--- START ---
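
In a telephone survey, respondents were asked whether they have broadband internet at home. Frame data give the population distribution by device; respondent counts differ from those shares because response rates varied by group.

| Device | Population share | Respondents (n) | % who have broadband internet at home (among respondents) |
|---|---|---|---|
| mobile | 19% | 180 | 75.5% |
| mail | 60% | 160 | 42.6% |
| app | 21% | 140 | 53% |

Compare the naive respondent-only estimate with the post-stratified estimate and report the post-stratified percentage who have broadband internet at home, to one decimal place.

51.0%

Naive respondent-only estimate (weights = respondent counts):
  (180/480)×75.5 + (160/480)×42.6 + (140/480)×53 = 57.9708%
Post-stratifying to population shares instead:
  0.19×75.5 + 0.6×42.6 + 0.21×53 = 51.035%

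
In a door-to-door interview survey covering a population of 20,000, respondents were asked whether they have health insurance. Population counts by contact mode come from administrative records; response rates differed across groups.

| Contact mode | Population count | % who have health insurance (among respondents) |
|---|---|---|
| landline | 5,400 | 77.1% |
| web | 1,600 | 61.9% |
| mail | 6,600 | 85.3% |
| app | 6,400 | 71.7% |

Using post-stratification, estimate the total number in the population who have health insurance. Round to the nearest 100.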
--- END ---
**What to produce**
Count every line in the entries above where the word "among" appears; respond with the number alone.

**Solution for this task**
2